• _Problem to solve_: Your answer consists of the lines in the data that contain "hashing". Copy each of them.

Stored data entries:
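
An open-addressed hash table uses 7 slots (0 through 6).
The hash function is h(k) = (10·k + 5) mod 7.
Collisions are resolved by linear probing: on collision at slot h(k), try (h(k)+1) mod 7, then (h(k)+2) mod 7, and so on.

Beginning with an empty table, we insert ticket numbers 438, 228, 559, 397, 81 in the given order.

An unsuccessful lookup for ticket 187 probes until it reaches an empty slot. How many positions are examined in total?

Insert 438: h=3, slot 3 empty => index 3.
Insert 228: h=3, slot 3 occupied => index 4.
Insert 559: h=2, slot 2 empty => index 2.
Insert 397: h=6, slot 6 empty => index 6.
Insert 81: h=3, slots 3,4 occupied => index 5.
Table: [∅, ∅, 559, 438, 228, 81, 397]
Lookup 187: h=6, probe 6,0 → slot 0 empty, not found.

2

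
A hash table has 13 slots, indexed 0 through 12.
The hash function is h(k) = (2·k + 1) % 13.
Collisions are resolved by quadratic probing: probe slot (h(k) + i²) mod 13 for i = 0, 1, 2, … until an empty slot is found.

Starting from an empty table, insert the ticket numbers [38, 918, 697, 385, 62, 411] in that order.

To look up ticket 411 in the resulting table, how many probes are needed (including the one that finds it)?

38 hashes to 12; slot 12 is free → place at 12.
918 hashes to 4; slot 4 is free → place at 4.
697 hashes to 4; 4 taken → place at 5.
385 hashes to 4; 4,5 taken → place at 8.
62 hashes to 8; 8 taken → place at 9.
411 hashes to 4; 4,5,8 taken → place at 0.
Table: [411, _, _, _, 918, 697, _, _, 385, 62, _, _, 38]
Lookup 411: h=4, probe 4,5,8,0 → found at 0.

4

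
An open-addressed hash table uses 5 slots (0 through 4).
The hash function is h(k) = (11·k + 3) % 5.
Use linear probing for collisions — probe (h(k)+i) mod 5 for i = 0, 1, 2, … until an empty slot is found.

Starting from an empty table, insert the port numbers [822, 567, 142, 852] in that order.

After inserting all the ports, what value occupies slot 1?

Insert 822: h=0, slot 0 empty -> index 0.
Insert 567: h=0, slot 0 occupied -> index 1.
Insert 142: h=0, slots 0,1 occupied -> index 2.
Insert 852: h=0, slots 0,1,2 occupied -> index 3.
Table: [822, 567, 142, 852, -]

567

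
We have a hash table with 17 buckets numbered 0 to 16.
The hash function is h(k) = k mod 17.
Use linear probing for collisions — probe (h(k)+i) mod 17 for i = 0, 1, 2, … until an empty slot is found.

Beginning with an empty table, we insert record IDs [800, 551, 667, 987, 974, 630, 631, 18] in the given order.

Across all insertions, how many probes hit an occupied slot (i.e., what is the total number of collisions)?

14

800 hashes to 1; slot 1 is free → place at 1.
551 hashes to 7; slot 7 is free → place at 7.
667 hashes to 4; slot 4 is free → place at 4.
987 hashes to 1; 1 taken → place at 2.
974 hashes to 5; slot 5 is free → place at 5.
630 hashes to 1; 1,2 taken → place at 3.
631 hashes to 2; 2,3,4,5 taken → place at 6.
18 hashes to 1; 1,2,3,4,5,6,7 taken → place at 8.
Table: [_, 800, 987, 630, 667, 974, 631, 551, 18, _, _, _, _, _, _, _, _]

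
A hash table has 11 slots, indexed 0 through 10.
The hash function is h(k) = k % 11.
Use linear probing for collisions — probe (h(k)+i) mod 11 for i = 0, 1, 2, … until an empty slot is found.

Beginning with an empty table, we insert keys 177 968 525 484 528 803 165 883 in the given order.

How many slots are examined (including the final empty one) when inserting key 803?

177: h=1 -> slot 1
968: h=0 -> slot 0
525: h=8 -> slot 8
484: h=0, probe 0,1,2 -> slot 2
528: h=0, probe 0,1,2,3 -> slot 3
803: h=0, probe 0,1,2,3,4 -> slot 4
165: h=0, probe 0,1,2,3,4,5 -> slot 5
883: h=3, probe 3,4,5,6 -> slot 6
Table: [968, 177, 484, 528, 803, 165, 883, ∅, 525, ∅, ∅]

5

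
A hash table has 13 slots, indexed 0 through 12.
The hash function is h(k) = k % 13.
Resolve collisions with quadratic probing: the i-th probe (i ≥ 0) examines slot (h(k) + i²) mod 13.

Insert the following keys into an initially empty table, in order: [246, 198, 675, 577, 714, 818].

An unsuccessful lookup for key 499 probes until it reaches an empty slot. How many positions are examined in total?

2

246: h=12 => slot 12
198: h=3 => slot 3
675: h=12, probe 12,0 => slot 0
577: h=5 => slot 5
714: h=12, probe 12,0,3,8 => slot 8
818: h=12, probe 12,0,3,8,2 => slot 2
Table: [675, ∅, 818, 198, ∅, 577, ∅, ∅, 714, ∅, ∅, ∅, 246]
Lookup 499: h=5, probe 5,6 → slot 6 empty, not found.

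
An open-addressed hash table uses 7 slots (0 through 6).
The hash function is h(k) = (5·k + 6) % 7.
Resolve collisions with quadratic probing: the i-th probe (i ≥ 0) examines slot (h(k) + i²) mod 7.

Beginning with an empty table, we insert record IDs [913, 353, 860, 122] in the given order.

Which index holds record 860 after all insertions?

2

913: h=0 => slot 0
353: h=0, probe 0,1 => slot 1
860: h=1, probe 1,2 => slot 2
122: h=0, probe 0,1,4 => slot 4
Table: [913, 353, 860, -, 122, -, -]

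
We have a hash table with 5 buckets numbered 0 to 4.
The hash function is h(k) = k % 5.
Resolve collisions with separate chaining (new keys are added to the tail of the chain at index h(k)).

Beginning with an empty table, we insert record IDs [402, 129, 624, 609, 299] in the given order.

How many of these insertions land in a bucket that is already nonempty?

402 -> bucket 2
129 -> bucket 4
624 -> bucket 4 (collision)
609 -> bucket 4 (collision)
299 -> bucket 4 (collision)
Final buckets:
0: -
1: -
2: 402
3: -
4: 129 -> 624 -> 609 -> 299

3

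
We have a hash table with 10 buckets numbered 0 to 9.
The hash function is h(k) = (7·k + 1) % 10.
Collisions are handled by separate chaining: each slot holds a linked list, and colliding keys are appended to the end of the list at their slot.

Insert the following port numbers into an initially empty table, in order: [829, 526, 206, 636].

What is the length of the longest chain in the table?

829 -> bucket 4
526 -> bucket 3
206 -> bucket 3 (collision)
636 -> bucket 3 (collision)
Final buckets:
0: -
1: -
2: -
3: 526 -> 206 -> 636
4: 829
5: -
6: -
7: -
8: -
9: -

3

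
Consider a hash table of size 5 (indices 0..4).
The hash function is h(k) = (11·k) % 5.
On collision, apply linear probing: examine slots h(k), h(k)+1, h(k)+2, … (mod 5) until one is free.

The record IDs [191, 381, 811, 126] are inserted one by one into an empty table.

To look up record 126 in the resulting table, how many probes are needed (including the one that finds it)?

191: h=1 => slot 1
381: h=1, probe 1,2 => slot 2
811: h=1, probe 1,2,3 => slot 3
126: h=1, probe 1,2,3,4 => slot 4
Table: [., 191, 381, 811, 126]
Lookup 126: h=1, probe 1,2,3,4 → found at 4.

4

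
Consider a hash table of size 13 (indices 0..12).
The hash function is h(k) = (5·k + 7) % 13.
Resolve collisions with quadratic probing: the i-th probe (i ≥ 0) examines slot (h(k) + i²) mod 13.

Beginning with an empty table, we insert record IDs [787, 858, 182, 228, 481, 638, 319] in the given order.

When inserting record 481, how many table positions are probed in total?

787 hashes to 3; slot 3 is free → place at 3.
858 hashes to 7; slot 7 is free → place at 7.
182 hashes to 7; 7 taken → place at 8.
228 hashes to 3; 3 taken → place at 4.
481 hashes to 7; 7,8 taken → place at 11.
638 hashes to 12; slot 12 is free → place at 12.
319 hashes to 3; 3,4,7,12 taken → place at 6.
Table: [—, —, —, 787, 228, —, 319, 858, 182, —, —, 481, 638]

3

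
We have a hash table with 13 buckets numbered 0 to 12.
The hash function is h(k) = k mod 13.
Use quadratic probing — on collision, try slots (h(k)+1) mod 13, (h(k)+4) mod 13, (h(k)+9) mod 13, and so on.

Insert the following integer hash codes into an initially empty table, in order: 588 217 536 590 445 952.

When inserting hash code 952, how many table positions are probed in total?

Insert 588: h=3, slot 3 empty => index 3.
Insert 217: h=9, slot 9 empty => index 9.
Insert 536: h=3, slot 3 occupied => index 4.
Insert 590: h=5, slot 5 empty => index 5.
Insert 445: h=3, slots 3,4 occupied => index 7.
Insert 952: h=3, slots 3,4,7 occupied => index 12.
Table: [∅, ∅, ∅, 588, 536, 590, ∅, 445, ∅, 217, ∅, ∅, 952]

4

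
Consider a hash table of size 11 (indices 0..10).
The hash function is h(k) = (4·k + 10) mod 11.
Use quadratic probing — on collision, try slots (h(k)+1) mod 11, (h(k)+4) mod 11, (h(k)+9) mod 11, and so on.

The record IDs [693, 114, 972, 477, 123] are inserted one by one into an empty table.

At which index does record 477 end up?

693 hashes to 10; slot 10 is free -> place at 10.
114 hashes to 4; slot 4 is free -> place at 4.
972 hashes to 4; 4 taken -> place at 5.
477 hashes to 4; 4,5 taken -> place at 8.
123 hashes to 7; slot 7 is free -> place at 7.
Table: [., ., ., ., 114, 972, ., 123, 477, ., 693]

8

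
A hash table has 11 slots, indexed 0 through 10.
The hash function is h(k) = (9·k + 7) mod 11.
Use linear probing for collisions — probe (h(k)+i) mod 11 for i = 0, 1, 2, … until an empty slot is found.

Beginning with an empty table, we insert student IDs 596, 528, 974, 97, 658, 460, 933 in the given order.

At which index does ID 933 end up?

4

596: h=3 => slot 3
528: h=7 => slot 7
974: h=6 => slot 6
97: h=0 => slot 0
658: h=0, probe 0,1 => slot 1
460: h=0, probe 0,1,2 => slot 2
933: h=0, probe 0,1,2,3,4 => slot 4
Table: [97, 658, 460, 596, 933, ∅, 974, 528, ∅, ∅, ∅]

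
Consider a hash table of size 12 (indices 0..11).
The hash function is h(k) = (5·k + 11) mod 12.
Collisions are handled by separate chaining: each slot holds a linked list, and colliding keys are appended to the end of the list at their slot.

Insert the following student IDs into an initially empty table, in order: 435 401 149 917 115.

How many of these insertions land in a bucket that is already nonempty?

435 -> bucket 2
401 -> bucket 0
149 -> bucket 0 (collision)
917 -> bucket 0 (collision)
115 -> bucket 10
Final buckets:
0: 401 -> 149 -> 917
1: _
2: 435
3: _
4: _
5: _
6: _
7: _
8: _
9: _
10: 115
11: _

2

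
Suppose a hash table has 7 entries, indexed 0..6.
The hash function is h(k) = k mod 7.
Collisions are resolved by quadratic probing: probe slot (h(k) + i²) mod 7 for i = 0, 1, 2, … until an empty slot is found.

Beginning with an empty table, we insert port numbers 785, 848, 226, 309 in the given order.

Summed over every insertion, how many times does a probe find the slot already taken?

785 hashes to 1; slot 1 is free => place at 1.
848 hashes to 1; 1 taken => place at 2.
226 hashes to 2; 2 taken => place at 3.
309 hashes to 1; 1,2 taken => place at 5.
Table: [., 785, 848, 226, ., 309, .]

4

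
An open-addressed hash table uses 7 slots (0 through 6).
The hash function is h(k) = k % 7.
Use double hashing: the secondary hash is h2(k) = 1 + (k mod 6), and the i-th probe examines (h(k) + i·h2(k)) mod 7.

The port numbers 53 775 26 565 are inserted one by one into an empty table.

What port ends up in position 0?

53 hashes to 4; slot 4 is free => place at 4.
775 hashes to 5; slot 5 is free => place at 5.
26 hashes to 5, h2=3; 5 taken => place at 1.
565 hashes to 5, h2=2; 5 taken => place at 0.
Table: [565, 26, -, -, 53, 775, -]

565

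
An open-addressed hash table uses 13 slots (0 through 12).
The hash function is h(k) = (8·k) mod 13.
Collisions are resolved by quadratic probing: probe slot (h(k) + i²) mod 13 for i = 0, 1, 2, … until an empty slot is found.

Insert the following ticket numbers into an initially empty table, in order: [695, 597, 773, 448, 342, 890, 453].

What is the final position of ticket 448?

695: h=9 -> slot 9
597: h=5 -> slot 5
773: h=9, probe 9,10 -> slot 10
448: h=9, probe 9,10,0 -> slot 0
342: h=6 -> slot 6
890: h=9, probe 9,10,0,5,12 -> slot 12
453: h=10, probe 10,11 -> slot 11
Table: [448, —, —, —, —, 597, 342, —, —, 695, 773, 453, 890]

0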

==

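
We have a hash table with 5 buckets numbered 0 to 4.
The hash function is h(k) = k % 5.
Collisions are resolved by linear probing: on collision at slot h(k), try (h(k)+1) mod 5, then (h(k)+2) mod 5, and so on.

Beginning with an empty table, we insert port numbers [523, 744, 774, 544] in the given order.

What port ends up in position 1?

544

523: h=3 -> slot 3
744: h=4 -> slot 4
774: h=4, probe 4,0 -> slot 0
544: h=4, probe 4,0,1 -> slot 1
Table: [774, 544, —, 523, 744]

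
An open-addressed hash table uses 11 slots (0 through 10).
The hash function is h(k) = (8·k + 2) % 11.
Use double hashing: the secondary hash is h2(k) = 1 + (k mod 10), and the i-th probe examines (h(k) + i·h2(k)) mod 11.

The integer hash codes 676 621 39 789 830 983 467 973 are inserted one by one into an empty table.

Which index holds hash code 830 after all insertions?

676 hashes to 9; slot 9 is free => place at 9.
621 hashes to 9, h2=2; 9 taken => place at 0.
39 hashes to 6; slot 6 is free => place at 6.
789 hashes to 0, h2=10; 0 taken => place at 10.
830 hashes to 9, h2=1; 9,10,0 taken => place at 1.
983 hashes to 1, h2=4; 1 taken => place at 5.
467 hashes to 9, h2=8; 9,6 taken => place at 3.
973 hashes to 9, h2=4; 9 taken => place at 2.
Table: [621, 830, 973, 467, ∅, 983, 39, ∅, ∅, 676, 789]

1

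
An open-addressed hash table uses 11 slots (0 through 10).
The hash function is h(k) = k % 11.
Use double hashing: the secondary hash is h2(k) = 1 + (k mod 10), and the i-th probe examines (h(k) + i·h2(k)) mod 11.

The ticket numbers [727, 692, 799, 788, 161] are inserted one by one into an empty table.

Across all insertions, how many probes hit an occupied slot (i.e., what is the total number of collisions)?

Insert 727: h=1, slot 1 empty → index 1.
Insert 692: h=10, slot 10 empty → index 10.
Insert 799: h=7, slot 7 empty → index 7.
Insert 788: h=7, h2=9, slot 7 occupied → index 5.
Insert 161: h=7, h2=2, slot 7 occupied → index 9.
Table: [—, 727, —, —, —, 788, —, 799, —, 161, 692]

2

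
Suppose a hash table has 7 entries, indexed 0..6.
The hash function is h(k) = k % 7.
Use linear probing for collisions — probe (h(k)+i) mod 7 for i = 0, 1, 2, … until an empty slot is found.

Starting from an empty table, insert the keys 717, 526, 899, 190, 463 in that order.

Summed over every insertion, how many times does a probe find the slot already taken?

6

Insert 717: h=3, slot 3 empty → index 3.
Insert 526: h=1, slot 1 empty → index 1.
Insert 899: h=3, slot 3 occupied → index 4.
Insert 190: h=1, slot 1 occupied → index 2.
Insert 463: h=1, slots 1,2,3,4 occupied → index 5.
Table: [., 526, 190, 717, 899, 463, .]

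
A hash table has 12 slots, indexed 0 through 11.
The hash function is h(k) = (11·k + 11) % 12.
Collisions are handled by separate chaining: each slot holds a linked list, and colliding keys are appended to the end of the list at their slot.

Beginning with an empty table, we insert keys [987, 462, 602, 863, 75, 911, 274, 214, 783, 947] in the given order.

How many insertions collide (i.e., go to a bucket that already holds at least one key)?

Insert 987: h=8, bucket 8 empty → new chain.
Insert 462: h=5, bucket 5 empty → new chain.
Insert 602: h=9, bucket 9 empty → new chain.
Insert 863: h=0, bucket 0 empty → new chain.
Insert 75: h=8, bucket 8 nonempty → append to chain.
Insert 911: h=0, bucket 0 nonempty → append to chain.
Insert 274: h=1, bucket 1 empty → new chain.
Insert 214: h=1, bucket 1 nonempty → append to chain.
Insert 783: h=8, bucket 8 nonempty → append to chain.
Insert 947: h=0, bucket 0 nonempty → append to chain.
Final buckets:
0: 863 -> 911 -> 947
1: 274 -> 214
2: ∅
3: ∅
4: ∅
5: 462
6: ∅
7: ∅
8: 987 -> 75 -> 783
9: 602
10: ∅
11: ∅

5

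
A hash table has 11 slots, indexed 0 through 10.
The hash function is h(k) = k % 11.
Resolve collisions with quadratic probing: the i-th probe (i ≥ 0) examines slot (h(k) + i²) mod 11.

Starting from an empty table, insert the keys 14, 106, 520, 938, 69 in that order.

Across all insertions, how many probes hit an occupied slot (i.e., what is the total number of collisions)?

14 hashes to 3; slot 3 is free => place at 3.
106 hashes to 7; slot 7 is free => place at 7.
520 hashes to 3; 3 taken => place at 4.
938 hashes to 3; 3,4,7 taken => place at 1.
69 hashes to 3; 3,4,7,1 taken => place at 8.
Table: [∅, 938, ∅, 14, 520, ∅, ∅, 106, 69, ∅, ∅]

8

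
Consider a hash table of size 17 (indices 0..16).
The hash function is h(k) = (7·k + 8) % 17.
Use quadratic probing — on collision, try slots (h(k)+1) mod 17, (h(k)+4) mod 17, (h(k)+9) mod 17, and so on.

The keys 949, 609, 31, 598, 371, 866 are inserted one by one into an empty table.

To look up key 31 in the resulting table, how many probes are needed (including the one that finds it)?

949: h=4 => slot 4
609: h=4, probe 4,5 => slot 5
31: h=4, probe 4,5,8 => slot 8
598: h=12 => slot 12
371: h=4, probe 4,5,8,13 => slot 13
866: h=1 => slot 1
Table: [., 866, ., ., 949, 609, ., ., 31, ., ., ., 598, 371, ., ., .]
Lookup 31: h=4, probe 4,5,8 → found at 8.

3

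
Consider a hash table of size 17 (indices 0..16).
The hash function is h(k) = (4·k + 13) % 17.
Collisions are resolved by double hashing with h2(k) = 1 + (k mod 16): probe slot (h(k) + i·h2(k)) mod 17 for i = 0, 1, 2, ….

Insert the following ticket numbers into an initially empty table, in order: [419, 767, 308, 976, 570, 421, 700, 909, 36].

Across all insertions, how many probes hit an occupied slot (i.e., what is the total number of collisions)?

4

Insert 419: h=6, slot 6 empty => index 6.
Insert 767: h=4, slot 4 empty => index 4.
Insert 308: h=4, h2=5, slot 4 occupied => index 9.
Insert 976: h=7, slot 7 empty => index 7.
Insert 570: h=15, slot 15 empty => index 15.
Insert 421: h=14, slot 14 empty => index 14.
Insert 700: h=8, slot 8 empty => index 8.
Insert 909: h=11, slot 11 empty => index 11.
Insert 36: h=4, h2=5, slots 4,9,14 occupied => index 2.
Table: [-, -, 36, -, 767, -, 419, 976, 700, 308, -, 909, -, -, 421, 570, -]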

• _Task solution_:
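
Use double hashing: the secondary hash is h2(k) = 1 + (k mod 6), and the i-th probe examines (h(k) + i·h2(k)) mod 7.
Use double hashing: the secondary hash is h2(k) = 1 + (k mod 10), and the i-th probe examines (h(k) + i·h2(k)) mod 11.
Use double hashing: the secondary hash is h2(k) = 1 + (k mod 10), and the i-th probe examines (h(k) + i·h2(k)) mod 11.
Collisions are resolved by double hashing with h2(k) = 1 + (k mod 16): probe slot (h(k) + i·h2(k)) mod 17 for i = 0, 1, 2, ….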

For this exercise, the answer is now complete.